* **How to complete this task**:
Check every line of the data below for the string "giving", and copy the ones that hold it.

* **Data extract**:
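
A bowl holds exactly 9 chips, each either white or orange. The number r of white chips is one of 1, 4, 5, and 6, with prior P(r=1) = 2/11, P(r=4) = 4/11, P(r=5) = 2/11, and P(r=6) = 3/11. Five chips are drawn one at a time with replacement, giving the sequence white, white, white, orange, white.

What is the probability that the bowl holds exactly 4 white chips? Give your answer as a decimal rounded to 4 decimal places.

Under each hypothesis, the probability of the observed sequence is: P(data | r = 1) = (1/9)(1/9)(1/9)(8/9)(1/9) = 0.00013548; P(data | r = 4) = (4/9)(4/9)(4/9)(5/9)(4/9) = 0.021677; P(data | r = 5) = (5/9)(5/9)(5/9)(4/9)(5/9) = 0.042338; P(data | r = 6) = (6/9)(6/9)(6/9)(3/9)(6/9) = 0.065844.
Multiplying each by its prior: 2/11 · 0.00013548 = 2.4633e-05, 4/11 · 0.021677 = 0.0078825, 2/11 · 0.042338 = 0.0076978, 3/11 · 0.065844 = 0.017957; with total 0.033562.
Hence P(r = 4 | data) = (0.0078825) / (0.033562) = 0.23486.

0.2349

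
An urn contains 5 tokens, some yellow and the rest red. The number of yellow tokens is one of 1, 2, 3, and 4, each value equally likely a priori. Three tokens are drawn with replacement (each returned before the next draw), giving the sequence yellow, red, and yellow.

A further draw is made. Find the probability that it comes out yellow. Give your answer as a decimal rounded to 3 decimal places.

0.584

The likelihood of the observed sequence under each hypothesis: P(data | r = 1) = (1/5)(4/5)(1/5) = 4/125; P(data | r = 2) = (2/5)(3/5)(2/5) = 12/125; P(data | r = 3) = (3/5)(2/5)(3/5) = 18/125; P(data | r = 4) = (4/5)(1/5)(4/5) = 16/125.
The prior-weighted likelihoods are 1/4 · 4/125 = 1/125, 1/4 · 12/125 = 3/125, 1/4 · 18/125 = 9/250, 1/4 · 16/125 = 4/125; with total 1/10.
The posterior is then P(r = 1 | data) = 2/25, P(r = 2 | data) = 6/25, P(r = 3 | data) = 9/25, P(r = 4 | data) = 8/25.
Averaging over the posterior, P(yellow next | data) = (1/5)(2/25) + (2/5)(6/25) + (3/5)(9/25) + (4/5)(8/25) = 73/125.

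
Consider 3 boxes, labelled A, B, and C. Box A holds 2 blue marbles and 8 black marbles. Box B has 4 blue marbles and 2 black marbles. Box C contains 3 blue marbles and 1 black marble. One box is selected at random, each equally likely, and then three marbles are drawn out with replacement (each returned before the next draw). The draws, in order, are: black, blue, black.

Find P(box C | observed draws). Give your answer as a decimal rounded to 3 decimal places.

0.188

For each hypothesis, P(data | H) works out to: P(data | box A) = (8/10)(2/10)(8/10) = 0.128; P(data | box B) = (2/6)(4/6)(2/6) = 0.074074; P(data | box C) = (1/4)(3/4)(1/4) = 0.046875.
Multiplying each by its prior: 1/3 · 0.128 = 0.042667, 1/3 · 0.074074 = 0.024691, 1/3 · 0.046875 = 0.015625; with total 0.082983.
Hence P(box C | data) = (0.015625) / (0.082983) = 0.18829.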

* * *

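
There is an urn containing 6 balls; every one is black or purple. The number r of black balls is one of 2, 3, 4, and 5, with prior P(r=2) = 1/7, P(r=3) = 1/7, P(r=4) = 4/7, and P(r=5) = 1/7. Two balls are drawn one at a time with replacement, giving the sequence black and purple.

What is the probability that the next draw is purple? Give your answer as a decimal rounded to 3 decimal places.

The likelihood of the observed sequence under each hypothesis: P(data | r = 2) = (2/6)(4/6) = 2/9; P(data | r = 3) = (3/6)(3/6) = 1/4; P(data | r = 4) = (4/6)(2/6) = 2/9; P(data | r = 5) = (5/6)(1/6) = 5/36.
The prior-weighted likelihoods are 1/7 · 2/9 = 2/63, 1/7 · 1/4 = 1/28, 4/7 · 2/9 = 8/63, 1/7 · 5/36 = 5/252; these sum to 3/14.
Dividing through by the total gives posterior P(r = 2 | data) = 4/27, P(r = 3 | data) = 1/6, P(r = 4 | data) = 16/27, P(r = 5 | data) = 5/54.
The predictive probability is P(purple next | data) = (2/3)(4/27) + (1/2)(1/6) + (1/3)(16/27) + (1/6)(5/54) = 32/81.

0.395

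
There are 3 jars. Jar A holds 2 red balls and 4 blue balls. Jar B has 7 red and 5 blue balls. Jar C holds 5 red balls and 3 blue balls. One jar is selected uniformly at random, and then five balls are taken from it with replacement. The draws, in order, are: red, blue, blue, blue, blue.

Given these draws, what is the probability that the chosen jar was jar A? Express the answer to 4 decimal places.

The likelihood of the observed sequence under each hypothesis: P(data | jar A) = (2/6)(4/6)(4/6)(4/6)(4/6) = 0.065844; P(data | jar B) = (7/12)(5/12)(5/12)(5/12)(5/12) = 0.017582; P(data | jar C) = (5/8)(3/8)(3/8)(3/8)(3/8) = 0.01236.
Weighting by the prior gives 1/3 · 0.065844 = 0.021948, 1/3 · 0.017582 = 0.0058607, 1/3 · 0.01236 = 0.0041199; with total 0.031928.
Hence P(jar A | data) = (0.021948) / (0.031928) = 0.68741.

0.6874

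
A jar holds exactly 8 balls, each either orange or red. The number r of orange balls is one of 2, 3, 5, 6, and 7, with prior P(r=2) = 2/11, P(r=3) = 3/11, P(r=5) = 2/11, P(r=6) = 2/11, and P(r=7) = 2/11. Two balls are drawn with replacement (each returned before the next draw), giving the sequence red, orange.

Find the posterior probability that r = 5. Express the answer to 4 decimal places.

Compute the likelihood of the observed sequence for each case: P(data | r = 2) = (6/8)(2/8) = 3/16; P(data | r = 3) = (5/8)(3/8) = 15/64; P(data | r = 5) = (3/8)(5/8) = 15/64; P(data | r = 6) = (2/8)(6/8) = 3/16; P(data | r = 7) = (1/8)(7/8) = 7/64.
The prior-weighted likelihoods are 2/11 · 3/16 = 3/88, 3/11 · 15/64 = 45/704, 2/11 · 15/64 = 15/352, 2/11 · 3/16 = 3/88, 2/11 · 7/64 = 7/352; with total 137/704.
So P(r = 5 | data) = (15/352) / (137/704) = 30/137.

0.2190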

* **Answer to this task**:
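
A bowl holds exactly 9 chips, each either white or orange. The number r of white chips is one of 1, 4, 5, and 6, with prior P(r=1) = 2/11, P(r=4) = 4/11, P(r=5) = 2/11, and P(r=6) = 3/11. Five chips are drawn one at a time with replacement, giving the sequence white, white, white, orange, white.
An urn contains 5 tokens, some yellow and the rest red. The number of yellow tokens is one of 1, 2, 3, and 4, each value equally likely a priori. Three tokens are drawn with replacement (each returned before the next draw), giving the sequence yellow, red, and yellow.
There is an urn containing 6 balls; every one is black or purple. The number r of black balls is one of 2, 3, 4, and 5, with prior P(r=2) = 1/7, P(r=3) = 1/7, P(r=4) = 4/7, and P(r=5) = 1/7. Two balls are drawn one at a time with replacement, giving the sequence black and purple.
A jar holds exactly 8 balls, each either orange or red. The number r of orange balls is one of 2, 3, 5, 6, and 7, with prior P(r=2) = 2/11, P(r=3) = 3/11, P(r=5) = 2/11, P(r=6) = 2/11, and P(r=7) = 2/11. Two balls are drawn with replacement (each returned before the next draw), giving the sequence red, orange.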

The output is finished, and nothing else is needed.